- DATA SUPPLIED
--- START ---

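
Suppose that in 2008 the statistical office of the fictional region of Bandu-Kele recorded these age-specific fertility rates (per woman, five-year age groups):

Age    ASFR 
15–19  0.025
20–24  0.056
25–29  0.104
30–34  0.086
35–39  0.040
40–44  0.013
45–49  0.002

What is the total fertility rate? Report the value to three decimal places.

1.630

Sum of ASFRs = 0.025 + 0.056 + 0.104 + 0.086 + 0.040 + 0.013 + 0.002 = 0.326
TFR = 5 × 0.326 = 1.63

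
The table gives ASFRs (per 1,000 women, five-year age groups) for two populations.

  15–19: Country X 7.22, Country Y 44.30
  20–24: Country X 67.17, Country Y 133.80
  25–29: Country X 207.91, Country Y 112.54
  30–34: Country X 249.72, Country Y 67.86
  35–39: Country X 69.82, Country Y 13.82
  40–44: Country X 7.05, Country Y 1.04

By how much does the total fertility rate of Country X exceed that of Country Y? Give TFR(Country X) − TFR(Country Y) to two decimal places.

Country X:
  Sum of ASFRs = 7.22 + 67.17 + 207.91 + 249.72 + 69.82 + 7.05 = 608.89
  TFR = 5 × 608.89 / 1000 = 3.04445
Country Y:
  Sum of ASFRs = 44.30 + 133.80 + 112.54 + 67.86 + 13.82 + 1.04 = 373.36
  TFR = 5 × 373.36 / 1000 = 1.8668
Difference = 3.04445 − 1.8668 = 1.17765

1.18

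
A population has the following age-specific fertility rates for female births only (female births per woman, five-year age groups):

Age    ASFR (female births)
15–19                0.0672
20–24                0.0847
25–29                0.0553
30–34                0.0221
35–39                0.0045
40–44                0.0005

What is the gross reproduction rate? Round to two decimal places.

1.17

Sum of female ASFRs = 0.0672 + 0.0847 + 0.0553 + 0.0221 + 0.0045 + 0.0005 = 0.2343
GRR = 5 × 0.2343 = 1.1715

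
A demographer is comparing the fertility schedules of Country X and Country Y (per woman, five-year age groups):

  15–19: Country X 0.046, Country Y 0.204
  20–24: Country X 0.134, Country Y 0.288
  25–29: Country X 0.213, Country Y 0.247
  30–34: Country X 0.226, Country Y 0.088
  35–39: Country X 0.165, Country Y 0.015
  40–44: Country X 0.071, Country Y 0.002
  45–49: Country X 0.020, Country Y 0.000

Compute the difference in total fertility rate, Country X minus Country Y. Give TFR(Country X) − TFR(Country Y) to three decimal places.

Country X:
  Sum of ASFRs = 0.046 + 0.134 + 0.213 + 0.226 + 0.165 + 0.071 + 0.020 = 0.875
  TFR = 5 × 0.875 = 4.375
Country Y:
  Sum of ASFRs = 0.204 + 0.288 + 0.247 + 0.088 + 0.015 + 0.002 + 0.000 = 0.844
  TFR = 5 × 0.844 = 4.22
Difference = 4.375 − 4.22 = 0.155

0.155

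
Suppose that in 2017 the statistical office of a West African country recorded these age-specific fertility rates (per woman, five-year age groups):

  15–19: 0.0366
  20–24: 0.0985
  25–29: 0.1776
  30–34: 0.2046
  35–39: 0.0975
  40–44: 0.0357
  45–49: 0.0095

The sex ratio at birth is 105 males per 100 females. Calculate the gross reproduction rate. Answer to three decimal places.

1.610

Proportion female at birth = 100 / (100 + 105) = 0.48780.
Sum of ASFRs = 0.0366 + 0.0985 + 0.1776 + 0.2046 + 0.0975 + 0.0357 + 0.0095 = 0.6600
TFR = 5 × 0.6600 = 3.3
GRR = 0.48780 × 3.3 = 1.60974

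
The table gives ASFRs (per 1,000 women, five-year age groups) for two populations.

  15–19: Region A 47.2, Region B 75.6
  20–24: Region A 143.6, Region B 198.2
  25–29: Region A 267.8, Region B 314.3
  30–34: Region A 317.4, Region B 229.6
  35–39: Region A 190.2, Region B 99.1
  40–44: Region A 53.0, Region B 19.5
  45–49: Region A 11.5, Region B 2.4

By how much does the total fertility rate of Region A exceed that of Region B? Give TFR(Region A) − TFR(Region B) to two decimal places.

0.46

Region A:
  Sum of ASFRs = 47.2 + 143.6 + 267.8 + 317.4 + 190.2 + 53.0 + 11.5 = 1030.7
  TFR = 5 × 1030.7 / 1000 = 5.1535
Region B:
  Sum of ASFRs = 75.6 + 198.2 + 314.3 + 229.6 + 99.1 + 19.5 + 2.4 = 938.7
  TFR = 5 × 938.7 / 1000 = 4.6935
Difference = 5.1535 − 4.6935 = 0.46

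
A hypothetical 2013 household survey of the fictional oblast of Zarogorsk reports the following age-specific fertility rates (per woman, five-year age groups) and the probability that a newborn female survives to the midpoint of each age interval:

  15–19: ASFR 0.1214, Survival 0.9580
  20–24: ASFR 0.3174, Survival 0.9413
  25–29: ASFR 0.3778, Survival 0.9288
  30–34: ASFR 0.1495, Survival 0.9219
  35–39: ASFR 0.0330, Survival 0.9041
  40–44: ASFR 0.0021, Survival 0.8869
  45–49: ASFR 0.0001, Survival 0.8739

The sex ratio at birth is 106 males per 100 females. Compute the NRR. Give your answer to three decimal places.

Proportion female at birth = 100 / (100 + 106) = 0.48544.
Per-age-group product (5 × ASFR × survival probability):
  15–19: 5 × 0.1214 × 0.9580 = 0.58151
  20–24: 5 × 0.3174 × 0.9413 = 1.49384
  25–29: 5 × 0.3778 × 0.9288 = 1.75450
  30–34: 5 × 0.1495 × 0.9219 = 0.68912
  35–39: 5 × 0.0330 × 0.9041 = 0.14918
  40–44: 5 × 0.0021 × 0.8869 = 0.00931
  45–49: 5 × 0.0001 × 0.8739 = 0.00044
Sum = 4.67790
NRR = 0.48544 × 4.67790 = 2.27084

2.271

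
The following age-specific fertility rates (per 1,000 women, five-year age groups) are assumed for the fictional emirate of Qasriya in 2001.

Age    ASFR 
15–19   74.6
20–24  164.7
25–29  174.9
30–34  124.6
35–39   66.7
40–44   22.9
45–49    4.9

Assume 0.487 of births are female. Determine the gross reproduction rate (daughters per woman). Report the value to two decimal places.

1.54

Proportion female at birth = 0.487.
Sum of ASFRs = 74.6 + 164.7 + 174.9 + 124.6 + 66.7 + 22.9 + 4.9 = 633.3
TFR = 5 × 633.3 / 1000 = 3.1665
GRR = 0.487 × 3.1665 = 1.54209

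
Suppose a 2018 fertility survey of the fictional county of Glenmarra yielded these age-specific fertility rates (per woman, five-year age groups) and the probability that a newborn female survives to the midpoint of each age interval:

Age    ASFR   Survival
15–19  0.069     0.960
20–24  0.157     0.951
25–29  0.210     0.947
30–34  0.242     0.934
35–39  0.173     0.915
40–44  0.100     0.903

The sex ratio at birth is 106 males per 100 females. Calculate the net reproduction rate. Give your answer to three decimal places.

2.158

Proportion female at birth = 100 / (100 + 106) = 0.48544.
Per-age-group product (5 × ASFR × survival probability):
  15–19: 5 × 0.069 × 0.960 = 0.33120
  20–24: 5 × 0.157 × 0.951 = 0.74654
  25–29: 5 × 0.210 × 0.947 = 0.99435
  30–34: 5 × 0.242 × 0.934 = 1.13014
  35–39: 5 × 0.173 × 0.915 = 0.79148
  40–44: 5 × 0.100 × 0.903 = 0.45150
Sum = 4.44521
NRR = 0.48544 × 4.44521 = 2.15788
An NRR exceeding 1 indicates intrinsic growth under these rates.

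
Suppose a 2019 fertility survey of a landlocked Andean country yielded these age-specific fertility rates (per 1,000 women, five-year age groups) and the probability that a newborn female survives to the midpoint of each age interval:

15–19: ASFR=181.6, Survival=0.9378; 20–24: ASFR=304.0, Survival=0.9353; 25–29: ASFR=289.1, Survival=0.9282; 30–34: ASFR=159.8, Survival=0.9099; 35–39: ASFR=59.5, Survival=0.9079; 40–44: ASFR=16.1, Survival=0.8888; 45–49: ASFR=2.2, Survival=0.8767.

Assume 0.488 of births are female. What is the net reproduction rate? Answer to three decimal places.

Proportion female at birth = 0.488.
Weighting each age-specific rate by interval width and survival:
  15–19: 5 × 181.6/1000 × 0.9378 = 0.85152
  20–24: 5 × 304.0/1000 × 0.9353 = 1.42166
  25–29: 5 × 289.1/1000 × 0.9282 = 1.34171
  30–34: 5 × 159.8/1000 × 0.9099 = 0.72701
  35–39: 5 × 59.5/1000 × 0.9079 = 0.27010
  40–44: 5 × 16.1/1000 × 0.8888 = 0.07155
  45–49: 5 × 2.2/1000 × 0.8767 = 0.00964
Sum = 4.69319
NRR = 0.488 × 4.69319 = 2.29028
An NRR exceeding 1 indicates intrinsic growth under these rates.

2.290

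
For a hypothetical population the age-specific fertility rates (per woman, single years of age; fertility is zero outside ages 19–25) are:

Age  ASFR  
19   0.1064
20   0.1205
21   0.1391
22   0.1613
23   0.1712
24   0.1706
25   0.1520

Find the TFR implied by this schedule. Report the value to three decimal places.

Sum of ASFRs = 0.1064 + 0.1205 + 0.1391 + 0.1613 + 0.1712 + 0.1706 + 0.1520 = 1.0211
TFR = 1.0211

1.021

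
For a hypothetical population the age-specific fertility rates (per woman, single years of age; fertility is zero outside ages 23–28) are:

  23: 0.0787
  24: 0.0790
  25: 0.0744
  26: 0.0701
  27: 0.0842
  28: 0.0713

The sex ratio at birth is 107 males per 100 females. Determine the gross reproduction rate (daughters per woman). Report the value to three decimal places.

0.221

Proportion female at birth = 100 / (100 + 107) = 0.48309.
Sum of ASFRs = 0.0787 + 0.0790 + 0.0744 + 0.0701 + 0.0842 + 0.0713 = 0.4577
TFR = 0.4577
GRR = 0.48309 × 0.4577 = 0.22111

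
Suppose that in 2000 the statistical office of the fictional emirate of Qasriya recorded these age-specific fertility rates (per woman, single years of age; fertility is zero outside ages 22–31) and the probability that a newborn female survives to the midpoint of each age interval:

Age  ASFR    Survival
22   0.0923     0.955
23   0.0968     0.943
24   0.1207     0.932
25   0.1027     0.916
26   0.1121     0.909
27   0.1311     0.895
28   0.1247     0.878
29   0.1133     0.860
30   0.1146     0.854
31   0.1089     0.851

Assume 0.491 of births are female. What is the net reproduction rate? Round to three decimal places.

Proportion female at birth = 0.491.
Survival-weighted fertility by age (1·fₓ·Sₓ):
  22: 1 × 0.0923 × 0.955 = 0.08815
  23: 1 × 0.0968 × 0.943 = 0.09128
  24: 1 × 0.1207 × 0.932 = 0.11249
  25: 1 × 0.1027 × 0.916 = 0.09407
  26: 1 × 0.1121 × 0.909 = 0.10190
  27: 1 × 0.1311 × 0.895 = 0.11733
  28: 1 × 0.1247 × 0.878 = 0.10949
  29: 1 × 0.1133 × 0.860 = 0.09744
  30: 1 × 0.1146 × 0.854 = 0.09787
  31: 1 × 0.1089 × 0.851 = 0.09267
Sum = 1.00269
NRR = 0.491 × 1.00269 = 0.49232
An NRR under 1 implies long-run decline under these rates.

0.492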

--- END ---

- EXERCISE OBJECTIVE
For the records above, state the number of lines that contain "survey", and provide nothing further.

- RESPONSE TO THE TASK
3